---------- Working data ----------

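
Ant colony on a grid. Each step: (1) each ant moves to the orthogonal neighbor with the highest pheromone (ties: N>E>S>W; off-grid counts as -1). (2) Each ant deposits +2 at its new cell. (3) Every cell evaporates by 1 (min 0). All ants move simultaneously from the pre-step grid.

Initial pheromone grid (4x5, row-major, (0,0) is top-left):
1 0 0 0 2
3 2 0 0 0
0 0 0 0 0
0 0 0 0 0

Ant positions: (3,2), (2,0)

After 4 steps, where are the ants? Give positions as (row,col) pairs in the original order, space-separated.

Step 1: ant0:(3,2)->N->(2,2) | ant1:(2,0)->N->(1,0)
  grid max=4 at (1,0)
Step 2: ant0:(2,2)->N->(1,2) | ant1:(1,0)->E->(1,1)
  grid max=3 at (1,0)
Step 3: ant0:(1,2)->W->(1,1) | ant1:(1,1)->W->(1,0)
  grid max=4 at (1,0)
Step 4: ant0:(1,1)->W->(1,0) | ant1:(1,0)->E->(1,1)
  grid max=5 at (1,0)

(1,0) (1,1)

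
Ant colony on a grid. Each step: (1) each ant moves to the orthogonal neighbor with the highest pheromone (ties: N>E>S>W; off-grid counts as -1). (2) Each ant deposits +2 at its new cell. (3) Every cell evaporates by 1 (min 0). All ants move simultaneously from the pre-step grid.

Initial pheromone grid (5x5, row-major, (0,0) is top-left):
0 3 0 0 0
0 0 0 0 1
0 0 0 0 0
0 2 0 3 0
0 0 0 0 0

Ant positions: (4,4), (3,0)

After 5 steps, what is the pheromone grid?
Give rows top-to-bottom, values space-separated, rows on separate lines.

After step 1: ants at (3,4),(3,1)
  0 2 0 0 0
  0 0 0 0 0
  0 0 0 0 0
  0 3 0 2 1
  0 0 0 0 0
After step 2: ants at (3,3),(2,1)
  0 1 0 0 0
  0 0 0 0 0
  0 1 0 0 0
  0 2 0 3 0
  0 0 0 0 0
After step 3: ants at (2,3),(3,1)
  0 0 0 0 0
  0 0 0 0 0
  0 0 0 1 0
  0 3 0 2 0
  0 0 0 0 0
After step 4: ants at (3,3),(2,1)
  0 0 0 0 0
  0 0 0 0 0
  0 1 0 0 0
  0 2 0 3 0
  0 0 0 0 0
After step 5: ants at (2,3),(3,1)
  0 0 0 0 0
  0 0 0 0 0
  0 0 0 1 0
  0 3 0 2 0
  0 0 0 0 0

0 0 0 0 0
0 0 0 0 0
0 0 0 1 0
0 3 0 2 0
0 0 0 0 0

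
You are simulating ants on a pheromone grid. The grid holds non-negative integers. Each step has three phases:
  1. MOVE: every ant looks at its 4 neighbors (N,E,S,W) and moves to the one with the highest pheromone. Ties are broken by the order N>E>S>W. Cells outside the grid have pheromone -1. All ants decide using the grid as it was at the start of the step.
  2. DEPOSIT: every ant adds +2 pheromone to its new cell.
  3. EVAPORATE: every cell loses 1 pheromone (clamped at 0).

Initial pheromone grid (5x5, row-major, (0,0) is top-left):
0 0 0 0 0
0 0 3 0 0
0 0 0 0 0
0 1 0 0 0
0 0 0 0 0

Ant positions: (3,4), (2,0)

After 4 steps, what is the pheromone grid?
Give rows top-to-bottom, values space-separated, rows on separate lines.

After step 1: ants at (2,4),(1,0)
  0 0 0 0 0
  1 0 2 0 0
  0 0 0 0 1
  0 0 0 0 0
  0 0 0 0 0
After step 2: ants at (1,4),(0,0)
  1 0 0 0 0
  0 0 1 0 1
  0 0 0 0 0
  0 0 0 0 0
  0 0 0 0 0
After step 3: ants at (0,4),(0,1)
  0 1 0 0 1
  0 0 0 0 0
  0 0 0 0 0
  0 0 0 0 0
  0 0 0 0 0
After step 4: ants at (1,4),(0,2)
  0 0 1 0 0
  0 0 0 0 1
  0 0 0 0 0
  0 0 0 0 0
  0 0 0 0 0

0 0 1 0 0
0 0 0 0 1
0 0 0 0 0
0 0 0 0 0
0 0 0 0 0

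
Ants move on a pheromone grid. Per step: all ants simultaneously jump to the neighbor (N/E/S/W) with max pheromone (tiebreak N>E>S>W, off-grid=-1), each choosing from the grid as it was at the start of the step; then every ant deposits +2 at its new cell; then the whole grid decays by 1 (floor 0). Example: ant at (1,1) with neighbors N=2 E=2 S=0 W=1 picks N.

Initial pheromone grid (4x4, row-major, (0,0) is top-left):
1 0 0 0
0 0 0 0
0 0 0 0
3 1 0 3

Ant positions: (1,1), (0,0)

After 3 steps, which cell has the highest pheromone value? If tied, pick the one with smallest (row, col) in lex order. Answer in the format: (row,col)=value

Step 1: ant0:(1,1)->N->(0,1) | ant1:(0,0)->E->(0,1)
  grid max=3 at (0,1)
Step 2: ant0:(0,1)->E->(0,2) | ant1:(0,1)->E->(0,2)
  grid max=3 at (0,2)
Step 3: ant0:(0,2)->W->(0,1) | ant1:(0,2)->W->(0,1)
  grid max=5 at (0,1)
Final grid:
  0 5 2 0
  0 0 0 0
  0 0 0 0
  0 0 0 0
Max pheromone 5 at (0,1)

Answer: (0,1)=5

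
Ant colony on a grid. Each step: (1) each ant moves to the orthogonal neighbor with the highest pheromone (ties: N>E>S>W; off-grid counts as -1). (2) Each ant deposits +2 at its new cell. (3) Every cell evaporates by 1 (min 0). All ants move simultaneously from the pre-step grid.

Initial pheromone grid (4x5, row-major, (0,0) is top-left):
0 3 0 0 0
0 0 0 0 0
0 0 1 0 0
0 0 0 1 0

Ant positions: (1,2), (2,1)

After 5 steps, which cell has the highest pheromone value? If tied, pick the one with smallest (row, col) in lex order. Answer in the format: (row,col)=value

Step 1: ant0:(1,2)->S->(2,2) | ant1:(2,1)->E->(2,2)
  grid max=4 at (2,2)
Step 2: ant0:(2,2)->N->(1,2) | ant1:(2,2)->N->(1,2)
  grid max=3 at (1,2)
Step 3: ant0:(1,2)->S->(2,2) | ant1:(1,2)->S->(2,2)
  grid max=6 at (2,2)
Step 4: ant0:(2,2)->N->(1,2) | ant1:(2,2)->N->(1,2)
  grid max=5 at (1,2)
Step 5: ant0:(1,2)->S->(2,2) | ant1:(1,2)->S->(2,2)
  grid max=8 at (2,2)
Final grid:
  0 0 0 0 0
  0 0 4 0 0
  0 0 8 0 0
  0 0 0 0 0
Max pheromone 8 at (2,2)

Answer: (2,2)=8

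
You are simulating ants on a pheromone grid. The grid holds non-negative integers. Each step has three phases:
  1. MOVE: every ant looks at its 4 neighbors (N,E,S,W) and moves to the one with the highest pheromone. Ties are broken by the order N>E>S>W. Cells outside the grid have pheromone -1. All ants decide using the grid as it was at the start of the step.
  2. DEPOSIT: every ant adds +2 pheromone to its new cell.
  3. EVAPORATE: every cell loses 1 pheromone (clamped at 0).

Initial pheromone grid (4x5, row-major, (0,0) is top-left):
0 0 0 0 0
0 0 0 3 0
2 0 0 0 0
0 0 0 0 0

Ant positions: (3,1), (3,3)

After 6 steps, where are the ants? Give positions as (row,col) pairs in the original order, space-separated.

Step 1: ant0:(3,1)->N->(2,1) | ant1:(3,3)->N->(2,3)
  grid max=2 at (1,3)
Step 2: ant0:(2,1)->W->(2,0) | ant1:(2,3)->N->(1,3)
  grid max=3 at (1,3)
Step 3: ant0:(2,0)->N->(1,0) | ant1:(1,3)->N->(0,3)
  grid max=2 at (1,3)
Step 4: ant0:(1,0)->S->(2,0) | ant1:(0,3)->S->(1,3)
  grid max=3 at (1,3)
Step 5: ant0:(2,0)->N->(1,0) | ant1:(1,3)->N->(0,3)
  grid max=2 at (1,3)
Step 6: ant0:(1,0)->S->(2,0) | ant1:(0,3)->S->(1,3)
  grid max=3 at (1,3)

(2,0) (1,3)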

----------

Task to complete — Wherever the string "what" shows up in the material, copy the line that holds it.

Solution for this exercise —
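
After 5 steps, what is the pheromone grid?
After 4 steps, what is the pheromone grid?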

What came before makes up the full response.